──────── Material for this task ────────
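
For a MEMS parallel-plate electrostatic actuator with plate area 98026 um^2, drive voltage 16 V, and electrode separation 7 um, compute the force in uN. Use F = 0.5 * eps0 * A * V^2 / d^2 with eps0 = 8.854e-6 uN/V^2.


Step 1: Identify parameters.
eps0 = 8.854e-6 uN/V^2, A = 98026 um^2, V = 16 V, d = 7 um
Step 2: Compute V^2 = 16^2 = 256
Step 3: Compute d^2 = 7^2 = 49
Step 4: F = 0.5 * 8.854e-6 * 98026 * 256 / 49
F = 2.267 uN


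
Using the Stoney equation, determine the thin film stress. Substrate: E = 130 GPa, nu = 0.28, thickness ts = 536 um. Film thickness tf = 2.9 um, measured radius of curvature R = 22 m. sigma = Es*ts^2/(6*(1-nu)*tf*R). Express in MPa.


Step 1: Compute numerator: Es * ts^2 = 130 * 536^2 = 37348480 (GPa*um^2)
Step 2: Compute denominator (R in um): 6*(1-nu)*tf*R = 6*0.72*2.9*22e6 = 275616000.0 (um^2)
Step 3: sigma (GPa) = 37348480 / 275616000.0 = 1.35509e-01 GPa
Step 4: Convert to MPa (x1000): sigma = 135.5 MPa


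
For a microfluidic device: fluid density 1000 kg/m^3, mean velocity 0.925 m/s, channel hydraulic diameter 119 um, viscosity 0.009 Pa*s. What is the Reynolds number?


Step 1: Convert Dh to meters: Dh = 119e-6 m
Step 2: Re = rho * v * Dh / mu
Re = 1000 * 0.925 * 119e-6 / 0.009
Re = 12.231


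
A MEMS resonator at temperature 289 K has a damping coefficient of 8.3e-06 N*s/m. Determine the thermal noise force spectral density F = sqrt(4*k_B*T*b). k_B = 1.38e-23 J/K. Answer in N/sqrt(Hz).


Step 1: Compute 4 * k_B * T * b
= 4 * 1.38e-23 * 289 * 8.3e-06
= 1.3241e-25 N^2/Hz
Step 2: F_noise = sqrt(1.3241e-25)
F_noise = 3.64e-13 N/sqrt(Hz)


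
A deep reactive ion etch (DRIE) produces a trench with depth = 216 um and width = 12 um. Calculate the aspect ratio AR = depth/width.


Step 1: AR = depth / width
Step 2: AR = 216 / 12
AR = 18.0


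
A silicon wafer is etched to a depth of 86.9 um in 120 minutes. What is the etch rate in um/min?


Step 1: Etch rate = depth / time
Step 2: rate = 86.9 / 120
rate = 0.724 um/min


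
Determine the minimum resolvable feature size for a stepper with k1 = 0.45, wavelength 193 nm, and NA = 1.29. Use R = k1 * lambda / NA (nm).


Step 1: Identify values: k1 = 0.45, lambda = 193 nm, NA = 1.29
Step 2: R = k1 * lambda / NA
R = 0.45 * 193 / 1.29
R = 67.3 nm


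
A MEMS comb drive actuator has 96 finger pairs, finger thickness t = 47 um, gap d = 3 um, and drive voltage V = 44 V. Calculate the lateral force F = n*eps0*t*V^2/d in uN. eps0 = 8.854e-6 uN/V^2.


Step 1: Parameters: n=96, eps0=8.854e-6 uN/V^2, t=47 um, V=44 V, d=3 um
Step 2: V^2 = 1936
Step 3: F = 96 * 8.854e-6 * 47 * 1936 / 3
F = 25.781 uN


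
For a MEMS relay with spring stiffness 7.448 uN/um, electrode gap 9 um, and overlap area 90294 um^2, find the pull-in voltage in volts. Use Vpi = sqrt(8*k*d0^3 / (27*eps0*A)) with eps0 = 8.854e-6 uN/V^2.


Step 1: Compute numerator: 8 * k * d0^3 = 8 * 7.448 * 9^3 = 43436.736
Step 2: Compute denominator: 27 * eps0 * A = 27 * 8.854e-6 * 90294 = 21.585503
Step 3: Vpi = sqrt(43436.736 / 21.585503)
Vpi = 44.86 V


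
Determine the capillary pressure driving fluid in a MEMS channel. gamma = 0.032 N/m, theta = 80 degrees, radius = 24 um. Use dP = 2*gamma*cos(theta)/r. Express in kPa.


Step 1: cos(80 deg) = 0.1736
Step 2: Convert r to m: r = 24e-6 m
Step 3: dP = 2 * 0.032 * 0.1736 / 24e-6 = 462.9 Pa
Step 4: Convert Pa to kPa (divide by 1000).
dP = 0.46 kPa


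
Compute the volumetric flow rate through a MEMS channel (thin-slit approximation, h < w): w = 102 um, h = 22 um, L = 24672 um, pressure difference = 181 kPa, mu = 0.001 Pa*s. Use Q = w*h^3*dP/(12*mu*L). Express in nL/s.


Step 1: Convert all dimensions to SI (meters).
w = 102e-6 m, h = 22e-6 m, L = 24672e-6 m, dP = 181e3 Pa
Step 2: Q = w * h^3 * dP / (12 * mu * L)
Q = 102e-6 * (22e-6)^3 * 181e3 / (12 * 0.001 * 24672e-6) = 6.6398946e-10 m^3/s
Step 3: Convert Q from m^3/s to nL/s (1 m^3 = 1e12 nL, so multiply by 1e12).
Q = 663.989 nL/s


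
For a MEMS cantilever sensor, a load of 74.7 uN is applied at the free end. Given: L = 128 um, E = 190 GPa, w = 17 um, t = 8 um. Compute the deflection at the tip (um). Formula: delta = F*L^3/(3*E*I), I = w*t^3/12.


Step 1: Calculate the second moment of area.
I = w * t^3 / 12 = 17 * 8^3 / 12 = 725.3333 um^4
Step 2: Convert E to consistent units (1 GPa = 1000 uN/um^2).
E = 190 GPa = 190000 uN/um^2
Step 3: Calculate tip deflection.
delta = F * L^3 / (3 * E * I)
delta = 74.7 * 128^3 / (3 * 190000 * 725.3333)
delta = 0.3789 um


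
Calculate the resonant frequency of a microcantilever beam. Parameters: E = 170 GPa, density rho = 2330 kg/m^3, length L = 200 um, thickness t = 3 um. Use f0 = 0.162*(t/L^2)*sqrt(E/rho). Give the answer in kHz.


Step 1: Convert units to SI.
t_SI = 3e-6 m, L_SI = 200e-6 m
Step 2: Calculate sqrt(E/rho).
sqrt(170e9 / 2330) = 8541.74 m/s
Step 3: Compute f0.
f0 = 0.162 * 3e-6 / (200e-6)^2 * 8541.74 = 103782.1 Hz = 103.78 kHz


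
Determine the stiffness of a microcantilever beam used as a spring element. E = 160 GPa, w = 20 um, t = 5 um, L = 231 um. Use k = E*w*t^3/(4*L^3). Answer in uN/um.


Step 1: Convert E to consistent units (1 GPa = 1000 uN/um^2).
E = 160 GPa = 160000 uN/um^2
Step 2: Compute t^3 = 5^3 = 125
Step 3: Compute L^3 = 231^3 = 12326391
Step 4: k = 160000 * 20 * 125 / (4 * 12326391)
k = 8.1127 uN/um


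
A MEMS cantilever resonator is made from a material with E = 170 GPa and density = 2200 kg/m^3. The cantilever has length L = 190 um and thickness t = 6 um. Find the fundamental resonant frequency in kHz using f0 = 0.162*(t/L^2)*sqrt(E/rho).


Step 1: Convert units to SI.
t_SI = 6e-6 m, L_SI = 190e-6 m
Step 2: Calculate sqrt(E/rho).
sqrt(170e9 / 2200) = 8790.49 m/s
Step 3: Compute f0.
f0 = 0.162 * 6e-6 / (190e-6)^2 * 8790.49 = 236685.8 Hz = 236.69 kHz


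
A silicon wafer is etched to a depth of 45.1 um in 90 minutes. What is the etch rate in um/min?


Step 1: Etch rate = depth / time
Step 2: rate = 45.1 / 90
rate = 0.501 um/min


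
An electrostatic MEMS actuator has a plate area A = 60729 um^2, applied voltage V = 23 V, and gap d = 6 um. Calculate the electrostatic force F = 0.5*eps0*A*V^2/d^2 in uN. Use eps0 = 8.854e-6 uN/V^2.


Step 1: Identify parameters.
eps0 = 8.854e-6 uN/V^2, A = 60729 um^2, V = 23 V, d = 6 um
Step 2: Compute V^2 = 23^2 = 529
Step 3: Compute d^2 = 6^2 = 36
Step 4: F = 0.5 * 8.854e-6 * 60729 * 529 / 36
F = 3.951 uN


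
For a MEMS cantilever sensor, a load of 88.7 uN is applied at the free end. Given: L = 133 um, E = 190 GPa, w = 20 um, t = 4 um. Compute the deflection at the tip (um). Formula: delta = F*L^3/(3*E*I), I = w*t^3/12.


Step 1: Calculate the second moment of area.
I = w * t^3 / 12 = 20 * 4^3 / 12 = 106.6667 um^4
Step 2: Convert E to consistent units (1 GPa = 1000 uN/um^2).
E = 190 GPa = 190000 uN/um^2
Step 3: Calculate tip deflection.
delta = F * L^3 / (3 * E * I)
delta = 88.7 * 133^3 / (3 * 190000 * 106.6667)
delta = 3.4322 um


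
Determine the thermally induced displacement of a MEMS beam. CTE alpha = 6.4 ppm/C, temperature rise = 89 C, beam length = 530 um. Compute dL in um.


Step 1: Convert CTE: alpha = 6.4 ppm/C = 6.4e-6 /C
Step 2: dL = 6.4e-6 * 89 * 530
dL = 0.3019 um


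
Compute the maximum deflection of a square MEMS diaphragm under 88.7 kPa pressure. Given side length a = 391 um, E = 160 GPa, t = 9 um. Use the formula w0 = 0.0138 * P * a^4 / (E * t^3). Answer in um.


Step 1: Convert pressure to compatible units (E is in GPa, so P in GPa).
P = 88.7 kPa = 88.7e-6 GPa
Step 2: Compute numerator: 0.0138 * P * a^4.
a^4 = 391^4 = 23372600161
numerator = 0.0138 * 88.7e-6 * 23372600161 = 2.86095e+04
Step 3: Compute denominator: E * t^3 = 160 * 9^3 = 116640
Step 4: w0 = numerator / denominator = 2.86095e+04 / 116640 = 0.2453 um


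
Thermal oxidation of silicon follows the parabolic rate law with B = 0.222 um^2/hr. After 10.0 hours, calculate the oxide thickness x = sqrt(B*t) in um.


Step 1: Compute B*t = 0.222 * 10.0 = 2.22
Step 2: x = sqrt(2.22)
x = 1.49 um


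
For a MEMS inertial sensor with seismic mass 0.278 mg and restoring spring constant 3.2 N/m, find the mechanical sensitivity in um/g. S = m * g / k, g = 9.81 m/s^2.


Step 1: Convert mass: m = 0.278 mg = 2.78e-07 kg
Step 2: S = m * g / k = 2.78e-07 * 9.81 / 3.2
Step 3: S = 8.52e-07 m/g
Step 4: Convert to um/g: S = 0.852 um/g


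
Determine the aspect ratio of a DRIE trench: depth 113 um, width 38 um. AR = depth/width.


Step 1: AR = depth / width
Step 2: AR = 113 / 38
AR = 3.0


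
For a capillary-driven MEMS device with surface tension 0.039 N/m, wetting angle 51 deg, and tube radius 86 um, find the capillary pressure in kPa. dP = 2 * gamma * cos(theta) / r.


Step 1: cos(51 deg) = 0.6293
Step 2: Convert r to m: r = 86e-6 m
Step 3: dP = 2 * 0.039 * 0.6293 / 86e-6 = 570.8 Pa
Step 4: Convert Pa to kPa (divide by 1000).
dP = 0.57 kPa


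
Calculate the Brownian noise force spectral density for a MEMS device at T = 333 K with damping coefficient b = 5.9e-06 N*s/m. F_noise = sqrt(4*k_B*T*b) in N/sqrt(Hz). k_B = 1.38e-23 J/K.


Step 1: Compute 4 * k_B * T * b
= 4 * 1.38e-23 * 333 * 5.9e-06
= 1.0845e-25 N^2/Hz
Step 2: F_noise = sqrt(1.0845e-25)
F_noise = 3.29e-13 N/sqrt(Hz)


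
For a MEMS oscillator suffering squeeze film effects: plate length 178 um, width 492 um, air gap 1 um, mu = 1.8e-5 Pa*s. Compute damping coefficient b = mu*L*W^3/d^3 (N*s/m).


Step 1: Convert to SI.
L = 178e-6 m, W = 492e-6 m, d = 1e-6 m
Step 2: W^3 = (492e-6)^3 = 1.19e-10 m^3
Step 3: d^3 = (1e-6)^3 = 1.00e-18 m^3
Step 4: b = 1.8e-5 * 178e-6 * 1.19e-10 / 1.00e-18
b = 3.82e-01 N*s/m


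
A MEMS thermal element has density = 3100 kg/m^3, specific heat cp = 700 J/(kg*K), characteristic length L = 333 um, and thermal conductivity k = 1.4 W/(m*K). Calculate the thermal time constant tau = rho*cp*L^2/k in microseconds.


Step 1: Convert L to m: L = 333e-6 m
Step 2: L^2 = (333e-6)^2 = 1.10889e-07 m^2
Step 3: tau = 3100 * 700 * 1.10889e-07 / 1.4 = 1.7187795e-01 s
Step 4: Convert to microseconds (multiply by 1e6).
tau = 171877.95 us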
────────
Work order: Go back to the data above and please quote exactly, and only, the lines from the line with "For a capillary-driven" through its last line.

Task answer:
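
For a capillary-driven MEMS device with surface tension 0.039 N/m, wetting angle 51 deg, and tube radius 86 um, find the capillary pressure in kPa. dP = 2 * gamma * cos(theta) / r.


Step 1: cos(51 deg) = 0.6293
Step 2: Convert r to m: r = 86e-6 m
Step 3: dP = 2 * 0.039 * 0.6293 / 86e-6 = 570.8 Pa
Step 4: Convert Pa to kPa (divide by 1000).
dP = 0.57 kPa


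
Calculate the Brownian noise force spectral density for a MEMS device at T = 333 K with damping coefficient b = 5.9e-06 N*s/m. F_noise = sqrt(4*k_B*T*b) in N/sqrt(Hz). k_B = 1.38e-23 J/K.


Step 1: Compute 4 * k_B * T * b
= 4 * 1.38e-23 * 333 * 5.9e-06
= 1.0845e-25 N^2/Hz
Step 2: F_noise = sqrt(1.0845e-25)
F_noise = 3.29e-13 N/sqrt(Hz)


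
For a MEMS oscillator suffering squeeze film effects: plate length 178 um, width 492 um, air gap 1 um, mu = 1.8e-5 Pa*s. Compute damping coefficient b = mu*L*W^3/d^3 (N*s/m).


Step 1: Convert to SI.
L = 178e-6 m, W = 492e-6 m, d = 1e-6 m
Step 2: W^3 = (492e-6)^3 = 1.19e-10 m^3
Step 3: d^3 = (1e-6)^3 = 1.00e-18 m^3
Step 4: b = 1.8e-5 * 178e-6 * 1.19e-10 / 1.00e-18
b = 3.82e-01 N*s/m


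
A MEMS thermal element has density = 3100 kg/m^3, specific heat cp = 700 J/(kg*K), characteristic length L = 333 um, and thermal conductivity k = 1.4 W/(m*K). Calculate the thermal time constant tau = rho*cp*L^2/k in microseconds.


Step 1: Convert L to m: L = 333e-6 m
Step 2: L^2 = (333e-6)^2 = 1.10889e-07 m^2
Step 3: tau = 3100 * 700 * 1.10889e-07 / 1.4 = 1.7187795e-01 s
Step 4: Convert to microseconds (multiply by 1e6).
tau = 171877.95 us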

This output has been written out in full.